— Task description —
Give again, word for word, every line below from the one that has "- insured_share (X): currently 109" through the one that has "level or equation.)", both included, and no others.

======== Supplied records

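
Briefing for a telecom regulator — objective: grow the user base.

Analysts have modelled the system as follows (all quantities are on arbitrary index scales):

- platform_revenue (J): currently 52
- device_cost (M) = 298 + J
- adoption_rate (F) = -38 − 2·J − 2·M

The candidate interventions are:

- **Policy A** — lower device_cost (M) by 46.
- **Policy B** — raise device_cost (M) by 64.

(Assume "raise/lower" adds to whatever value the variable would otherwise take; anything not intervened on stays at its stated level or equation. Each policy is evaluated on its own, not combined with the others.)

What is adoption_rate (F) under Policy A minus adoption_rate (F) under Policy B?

220

Policy A (M − 46):
  J = 52
  M = 298 + 52 (−46 from intervention) = 304
  F = -38 − 2·52 − 2·304 = -750
Policy B (M + 64):
  J = 52
  M = 298 + 52 (+64 from intervention) = 414
  F = -38 − 2·52 − 2·414 = -970
F: -750 − (-970) = 220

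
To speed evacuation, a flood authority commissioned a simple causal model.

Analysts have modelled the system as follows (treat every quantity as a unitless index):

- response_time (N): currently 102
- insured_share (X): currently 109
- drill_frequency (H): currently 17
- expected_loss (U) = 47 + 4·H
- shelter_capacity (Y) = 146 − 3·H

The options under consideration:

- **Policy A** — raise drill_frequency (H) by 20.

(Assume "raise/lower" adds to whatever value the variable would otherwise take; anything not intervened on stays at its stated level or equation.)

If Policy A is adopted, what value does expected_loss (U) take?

Policy A (H + 20):
  H = 17 + 20 = 37
  U = 47 + 4·37 = 195

195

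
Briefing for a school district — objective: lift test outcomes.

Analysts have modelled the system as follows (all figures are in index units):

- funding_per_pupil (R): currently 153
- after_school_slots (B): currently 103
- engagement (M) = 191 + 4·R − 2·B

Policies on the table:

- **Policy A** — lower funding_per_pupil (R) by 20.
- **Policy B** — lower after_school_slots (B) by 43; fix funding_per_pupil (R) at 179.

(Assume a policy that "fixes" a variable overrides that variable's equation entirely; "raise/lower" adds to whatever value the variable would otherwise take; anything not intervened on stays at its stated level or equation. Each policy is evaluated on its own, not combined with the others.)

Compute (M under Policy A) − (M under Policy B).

-270

Policy A (R − 20):
  R = 153 − 20 = 133
  B = 103
  M = 191 + 4·133 − 2·103 = 517
Policy B (B − 43, R := 179):
  R = 179
  B = 103 − 43 = 60
  M = 191 + 4·179 − 2·60 = 787
M: 517 − 787 = -270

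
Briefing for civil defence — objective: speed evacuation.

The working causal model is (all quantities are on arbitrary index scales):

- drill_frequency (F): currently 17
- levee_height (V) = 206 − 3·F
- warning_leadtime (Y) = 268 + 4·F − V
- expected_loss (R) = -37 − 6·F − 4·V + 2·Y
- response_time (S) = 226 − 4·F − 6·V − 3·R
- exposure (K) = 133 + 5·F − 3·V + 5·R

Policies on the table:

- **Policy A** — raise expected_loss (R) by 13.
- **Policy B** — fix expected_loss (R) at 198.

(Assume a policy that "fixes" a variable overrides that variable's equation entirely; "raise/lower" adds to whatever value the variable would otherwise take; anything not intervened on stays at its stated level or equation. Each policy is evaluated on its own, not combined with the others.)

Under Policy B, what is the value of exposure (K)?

Policy B (R := 198):
  F = 17
  V = 206 − 3·17 = 155
  Y = 268 + 4·17 − 155 = 181
  R = 198
  K = 133 + 5·17 − 3·155 + 5·198 = 743

743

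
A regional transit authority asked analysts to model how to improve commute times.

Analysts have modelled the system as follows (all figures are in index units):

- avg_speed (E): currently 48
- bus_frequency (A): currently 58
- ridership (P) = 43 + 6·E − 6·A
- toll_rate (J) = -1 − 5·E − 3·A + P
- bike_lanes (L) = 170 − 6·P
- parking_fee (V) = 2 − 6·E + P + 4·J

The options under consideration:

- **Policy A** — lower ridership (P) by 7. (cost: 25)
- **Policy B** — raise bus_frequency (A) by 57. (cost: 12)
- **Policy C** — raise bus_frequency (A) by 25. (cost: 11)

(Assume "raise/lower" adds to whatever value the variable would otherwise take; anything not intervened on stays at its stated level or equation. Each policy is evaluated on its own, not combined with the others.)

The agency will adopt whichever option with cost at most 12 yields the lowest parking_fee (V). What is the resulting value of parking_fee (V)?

Policy B (A + 57):
  E = 48
  A = 58 + 57 = 115
  P = 43 + 6·48 − 6·115 = -359
  J = -1 − 5·48 − 3·115 + (-359) = -945
  V = 2 − 6·48 + (-359) + 4·(-945) = -4425
Policy C (A + 25):
  E = 48
  A = 58 + 25 = 83
  P = 43 + 6·48 − 6·83 = -167
  J = -1 − 5·48 − 3·83 + (-167) = -657
  V = 2 − 6·48 + (-167) + 4·(-657) = -3081
Comparing — Policy B: V=-4425, Policy C: V=-3081. Lowest is -4425 (Policy B).

-4425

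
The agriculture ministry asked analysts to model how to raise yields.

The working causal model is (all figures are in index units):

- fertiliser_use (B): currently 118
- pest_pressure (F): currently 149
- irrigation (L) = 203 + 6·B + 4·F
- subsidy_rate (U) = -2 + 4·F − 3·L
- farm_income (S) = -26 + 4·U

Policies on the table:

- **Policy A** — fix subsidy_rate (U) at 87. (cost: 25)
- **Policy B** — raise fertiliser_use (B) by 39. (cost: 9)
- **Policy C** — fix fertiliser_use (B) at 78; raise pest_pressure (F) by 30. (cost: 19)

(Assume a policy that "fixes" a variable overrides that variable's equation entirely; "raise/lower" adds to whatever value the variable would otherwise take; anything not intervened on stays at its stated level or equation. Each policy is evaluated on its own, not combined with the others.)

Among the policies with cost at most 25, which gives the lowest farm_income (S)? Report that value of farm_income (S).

Policy A (U := 87):
  B = 118
  F = 149
  L = 203 + 6·118 + 4·149 = 1507
  U = 87
  S = -26 + 4·87 = 322
Policy B (B + 39):
  B = 118 + 39 = 157
  F = 149
  L = 203 + 6·157 + 4·149 = 1741
  U = -2 + 4·149 − 3·1741 = -4629
  S = -26 + 4·(-4629) = -18542
Policy C (B := 78, F + 30):
  B = 78
  F = 149 + 30 = 179
  L = 203 + 6·78 + 4·179 = 1387
  U = -2 + 4·179 − 3·1387 = -3447
  S = -26 + 4·(-3447) = -13814
Comparing — Policy A: S=322, Policy B: S=-18542, Policy C: S=-13814. Lowest is -18542 (Policy B).

-18542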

================

— Exercise result —
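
- insured_share (X): currently 109
- drill_frequency (H): currently 17
- expected_loss (U) = 47 + 4·H
- shelter_capacity (Y) = 146 − 3·H

The options under consideration:

- **Policy A** — raise drill_frequency (H) by 20.

(Assume "raise/lower" adds to whatever value the variable would otherwise take; anything not intervened on stays at its stated level or equation.)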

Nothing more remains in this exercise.